**Records contained in a dataset**
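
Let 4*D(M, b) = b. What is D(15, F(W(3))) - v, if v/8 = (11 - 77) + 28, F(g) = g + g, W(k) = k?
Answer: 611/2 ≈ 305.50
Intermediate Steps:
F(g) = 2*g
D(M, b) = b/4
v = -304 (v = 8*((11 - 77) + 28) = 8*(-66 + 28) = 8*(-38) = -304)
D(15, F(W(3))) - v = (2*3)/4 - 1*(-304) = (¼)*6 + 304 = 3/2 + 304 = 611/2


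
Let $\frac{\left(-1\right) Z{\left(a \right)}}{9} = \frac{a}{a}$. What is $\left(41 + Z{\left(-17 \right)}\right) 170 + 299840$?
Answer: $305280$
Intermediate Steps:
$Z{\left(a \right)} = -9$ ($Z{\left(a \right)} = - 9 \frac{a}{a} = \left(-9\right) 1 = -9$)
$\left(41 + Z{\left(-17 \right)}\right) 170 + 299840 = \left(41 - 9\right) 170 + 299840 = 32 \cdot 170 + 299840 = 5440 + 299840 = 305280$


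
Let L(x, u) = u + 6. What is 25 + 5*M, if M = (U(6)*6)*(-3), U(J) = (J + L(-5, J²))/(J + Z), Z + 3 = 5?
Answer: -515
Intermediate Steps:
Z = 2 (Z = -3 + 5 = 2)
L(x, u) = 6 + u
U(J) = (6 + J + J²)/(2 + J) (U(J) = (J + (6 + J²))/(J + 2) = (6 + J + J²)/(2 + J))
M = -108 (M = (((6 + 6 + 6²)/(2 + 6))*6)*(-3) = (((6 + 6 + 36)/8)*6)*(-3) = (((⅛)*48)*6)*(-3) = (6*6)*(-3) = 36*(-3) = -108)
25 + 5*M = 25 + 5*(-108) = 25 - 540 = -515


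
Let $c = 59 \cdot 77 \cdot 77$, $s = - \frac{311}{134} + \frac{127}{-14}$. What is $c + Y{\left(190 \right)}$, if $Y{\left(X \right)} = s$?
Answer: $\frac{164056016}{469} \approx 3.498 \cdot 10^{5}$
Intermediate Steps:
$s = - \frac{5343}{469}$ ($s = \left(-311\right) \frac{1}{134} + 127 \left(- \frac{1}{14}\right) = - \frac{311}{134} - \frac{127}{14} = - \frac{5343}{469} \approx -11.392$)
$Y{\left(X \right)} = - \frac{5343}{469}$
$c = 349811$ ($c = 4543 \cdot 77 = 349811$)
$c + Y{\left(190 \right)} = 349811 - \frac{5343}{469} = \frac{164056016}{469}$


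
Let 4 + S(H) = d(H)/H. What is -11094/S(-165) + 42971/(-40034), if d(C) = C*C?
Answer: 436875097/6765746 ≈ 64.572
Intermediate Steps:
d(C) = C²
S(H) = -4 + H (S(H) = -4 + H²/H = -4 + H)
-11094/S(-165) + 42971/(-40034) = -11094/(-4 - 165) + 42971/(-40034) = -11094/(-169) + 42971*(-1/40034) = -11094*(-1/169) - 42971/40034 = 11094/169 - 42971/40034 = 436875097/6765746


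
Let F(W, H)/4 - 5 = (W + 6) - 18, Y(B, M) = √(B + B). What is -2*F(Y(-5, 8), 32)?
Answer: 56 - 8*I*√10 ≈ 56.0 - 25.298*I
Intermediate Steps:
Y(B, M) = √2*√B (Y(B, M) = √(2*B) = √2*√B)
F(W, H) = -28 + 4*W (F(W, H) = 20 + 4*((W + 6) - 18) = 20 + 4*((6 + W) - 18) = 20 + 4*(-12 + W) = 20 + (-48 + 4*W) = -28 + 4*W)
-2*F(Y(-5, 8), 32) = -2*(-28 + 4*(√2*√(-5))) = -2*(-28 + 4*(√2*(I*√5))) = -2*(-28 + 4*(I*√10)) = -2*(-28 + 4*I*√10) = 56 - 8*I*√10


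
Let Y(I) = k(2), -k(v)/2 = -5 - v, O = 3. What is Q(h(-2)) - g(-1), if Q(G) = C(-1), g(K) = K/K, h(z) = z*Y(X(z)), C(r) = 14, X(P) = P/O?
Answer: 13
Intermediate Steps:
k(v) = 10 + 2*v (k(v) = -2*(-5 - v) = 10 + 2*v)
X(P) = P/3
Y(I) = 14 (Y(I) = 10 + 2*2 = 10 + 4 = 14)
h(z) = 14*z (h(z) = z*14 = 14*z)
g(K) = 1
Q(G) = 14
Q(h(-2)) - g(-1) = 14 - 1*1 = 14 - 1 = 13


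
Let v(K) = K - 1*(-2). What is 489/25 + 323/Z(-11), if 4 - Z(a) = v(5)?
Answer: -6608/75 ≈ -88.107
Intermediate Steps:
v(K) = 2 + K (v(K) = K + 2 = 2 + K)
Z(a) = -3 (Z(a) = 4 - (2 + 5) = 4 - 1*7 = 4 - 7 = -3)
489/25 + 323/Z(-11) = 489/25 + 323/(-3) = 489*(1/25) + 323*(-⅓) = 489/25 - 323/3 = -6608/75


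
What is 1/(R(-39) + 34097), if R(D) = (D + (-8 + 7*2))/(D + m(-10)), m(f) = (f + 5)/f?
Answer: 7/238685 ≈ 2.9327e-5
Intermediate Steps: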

**WHAT THE TASK ASKS**
Copy out each line above, character for character.

**WRITTEN ANSWER**
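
Let 4*D(M, b) = b. What is D(15, F(W(3))) - v, if v/8 = (11 - 77) + 28, F(g) = g + g, W(k) = k?
Answer: 611/2 ≈ 305.50
Intermediate Steps:
F(g) = 2*g
D(M, b) = b/4
v = -304 (v = 8*((11 - 77) + 28) = 8*(-66 + 28) = 8*(-38) = -304)
D(15, F(W(3))) - v = (2*3)/4 - 1*(-304) = (¼)*6 + 304 = 3/2 + 304 = 611/2


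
Let $\frac{\left(-1\right) Z{\left(a \right)}}{9} = \frac{a}{a}$. What is $\left(41 + Z{\left(-17 \right)}\right) 170 + 299840$?
Answer: $305280$
Intermediate Steps:
$Z{\left(a \right)} = -9$ ($Z{\left(a \right)} = - 9 \frac{a}{a} = \left(-9\right) 1 = -9$)
$\left(41 + Z{\left(-17 \right)}\right) 170 + 299840 = \left(41 - 9\right) 170 + 299840 = 32 \cdot 170 + 299840 = 5440 + 299840 = 305280$


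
Let L(x, u) = u + 6. What is 25 + 5*M, if M = (U(6)*6)*(-3), U(J) = (J + L(-5, J²))/(J + Z), Z + 3 = 5?
Answer: -515
Intermediate Steps:
Z = 2 (Z = -3 + 5 = 2)
L(x, u) = 6 + u
U(J) = (6 + J + J²)/(2 + J) (U(J) = (J + (6 + J²))/(J + 2) = (6 + J + J²)/(2 + J))
M = -108 (M = (((6 + 6 + 6²)/(2 + 6))*6)*(-3) = (((6 + 6 + 36)/8)*6)*(-3) = (((⅛)*48)*6)*(-3) = (6*6)*(-3) = 36*(-3) = -108)
25 + 5*M = 25 + 5*(-108) = 25 - 540 = -515


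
Let $c = 59 \cdot 77 \cdot 77$, $s = - \frac{311}{134} + \frac{127}{-14}$. What is $c + Y{\left(190 \right)}$, if $Y{\left(X \right)} = s$?
Answer: $\frac{164056016}{469} \approx 3.498 \cdot 10^{5}$
Intermediate Steps:
$s = - \frac{5343}{469}$ ($s = \left(-311\right) \frac{1}{134} + 127 \left(- \frac{1}{14}\right) = - \frac{311}{134} - \frac{127}{14} = - \frac{5343}{469} \approx -11.392$)
$Y{\left(X \right)} = - \frac{5343}{469}$
$c = 349811$ ($c = 4543 \cdot 77 = 349811$)
$c + Y{\left(190 \right)} = 349811 - \frac{5343}{469} = \frac{164056016}{469}$


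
Let 4 + S(H) = d(H)/H. What is -11094/S(-165) + 42971/(-40034), if d(C) = C*C?
Answer: 436875097/6765746 ≈ 64.572
Intermediate Steps:
d(C) = C²
S(H) = -4 + H (S(H) = -4 + H²/H = -4 + H)
-11094/S(-165) + 42971/(-40034) = -11094/(-4 - 165) + 42971/(-40034) = -11094/(-169) + 42971*(-1/40034) = -11094*(-1/169) - 42971/40034 = 11094/169 - 42971/40034 = 436875097/6765746


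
Let F(W, H)/4 - 5 = (W + 6) - 18, Y(B, M) = √(B + B). What is -2*F(Y(-5, 8), 32)?
Answer: 56 - 8*I*√10 ≈ 56.0 - 25.298*I
Intermediate Steps:
Y(B, M) = √2*√B (Y(B, M) = √(2*B) = √2*√B)
F(W, H) = -28 + 4*W (F(W, H) = 20 + 4*((W + 6) - 18) = 20 + 4*((6 + W) - 18) = 20 + 4*(-12 + W) = 20 + (-48 + 4*W) = -28 + 4*W)
-2*F(Y(-5, 8), 32) = -2*(-28 + 4*(√2*√(-5))) = -2*(-28 + 4*(√2*(I*√5))) = -2*(-28 + 4*(I*√10)) = -2*(-28 + 4*I*√10) = 56 - 8*I*√10


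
Let Y(I) = k(2), -k(v)/2 = -5 - v, O = 3. What is Q(h(-2)) - g(-1), if Q(G) = C(-1), g(K) = K/K, h(z) = z*Y(X(z)), C(r) = 14, X(P) = P/O?
Answer: 13
Intermediate Steps:
k(v) = 10 + 2*v (k(v) = -2*(-5 - v) = 10 + 2*v)
X(P) = P/3
Y(I) = 14 (Y(I) = 10 + 2*2 = 10 + 4 = 14)
h(z) = 14*z (h(z) = z*14 = 14*z)
g(K) = 1
Q(G) = 14
Q(h(-2)) - g(-1) = 14 - 1*1 = 14 - 1 = 13


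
Let v(K) = K - 1*(-2). What is 489/25 + 323/Z(-11), if 4 - Z(a) = v(5)?
Answer: -6608/75 ≈ -88.107
Intermediate Steps:
v(K) = 2 + K (v(K) = K + 2 = 2 + K)
Z(a) = -3 (Z(a) = 4 - (2 + 5) = 4 - 1*7 = 4 - 7 = -3)
489/25 + 323/Z(-11) = 489/25 + 323/(-3) = 489*(1/25) + 323*(-⅓) = 489/25 - 323/3 = -6608/75


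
What is 1/(R(-39) + 34097), if R(D) = (D + (-8 + 7*2))/(D + m(-10)), m(f) = (f + 5)/f?
Answer: 7/238685 ≈ 2.9327e-5
Intermediate Steps: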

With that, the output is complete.